--- WHAT THIS TASK INVOLVES ---
The records below need to be copied in full. Match them exactly.
── DATA EXCERPTS ──
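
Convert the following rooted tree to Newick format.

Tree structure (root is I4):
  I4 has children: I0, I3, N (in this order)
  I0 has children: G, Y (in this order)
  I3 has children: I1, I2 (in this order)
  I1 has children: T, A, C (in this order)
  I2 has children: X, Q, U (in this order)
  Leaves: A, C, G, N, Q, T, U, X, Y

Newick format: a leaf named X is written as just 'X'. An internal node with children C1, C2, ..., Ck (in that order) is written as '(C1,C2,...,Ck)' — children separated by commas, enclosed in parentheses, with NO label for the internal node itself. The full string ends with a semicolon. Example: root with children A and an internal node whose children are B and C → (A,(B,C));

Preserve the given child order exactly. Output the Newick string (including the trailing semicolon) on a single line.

internal I4 with children ['I0', 'I3', 'N']
  internal I0 with children ['G', 'Y']
    leaf 'G' → 'G'
    leaf 'Y' → 'Y'
  → '(G,Y)'
  internal I3 with children ['I1', 'I2']
    internal I1 with children ['T', 'A', 'C']
      leaf 'T' → 'T'
      leaf 'A' → 'A'
      leaf 'C' → 'C'
    → '(T,A,C)'
    internal I2 with children ['X', 'Q', 'U']
      leaf 'X' → 'X'
      leaf 'Q' → 'Q'
      leaf 'U' → 'U'
    → '(X,Q,U)'
  → '((T,A,C),(X,Q,U))'
  leaf 'N' → 'N'
→ '((G,Y),((T,A,C),(X,Q,U)),N)'
Final: ((G,Y),((T,A,C),(X,Q,U)),N);

Answer: ((G,Y),((T,A,C),(X,Q,U)),N);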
───
--- ANSWER BELOW ---
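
Convert the following rooted tree to Newick format.

Tree structure (root is I4):
  I4 has children: I0, I3, N (in this order)
  I0 has children: G, Y (in this order)
  I3 has children: I1, I2 (in this order)
  I1 has children: T, A, C (in this order)
  I2 has children: X, Q, U (in this order)
  Leaves: A, C, G, N, Q, T, U, X, Y

Newick format: a leaf named X is written as just 'X'. An internal node with children C1, C2, ..., Ck (in that order) is written as '(C1,C2,...,Ck)' — children separated by commas, enclosed in parentheses, with NO label for the internal node itself. The full string ends with a semicolon. Example: root with children A and an internal node whose children are B and C → (A,(B,C));

Preserve the given child order exactly. Output the Newick string (including the trailing semicolon) on a single line.

internal I4 with children ['I0', 'I3', 'N']
  internal I0 with children ['G', 'Y']
    leaf 'G' → 'G'
    leaf 'Y' → 'Y'
  → '(G,Y)'
  internal I3 with children ['I1', 'I2']
    internal I1 with children ['T', 'A', 'C']
      leaf 'T' → 'T'
      leaf 'A' → 'A'
      leaf 'C' → 'C'
    → '(T,A,C)'
    internal I2 with children ['X', 'Q', 'U']
      leaf 'X' → 'X'
      leaf 'Q' → 'Q'
      leaf 'U' → 'U'
    → '(X,Q,U)'
  → '((T,A,C),(X,Q,U))'
  leaf 'N' → 'N'
→ '((G,Y),((T,A,C),(X,Q,U)),N)'
Final: ((G,Y),((T,A,C),(X,Q,U)),N);

Answer: ((G,Y),((T,A,C),(X,Q,U)),N);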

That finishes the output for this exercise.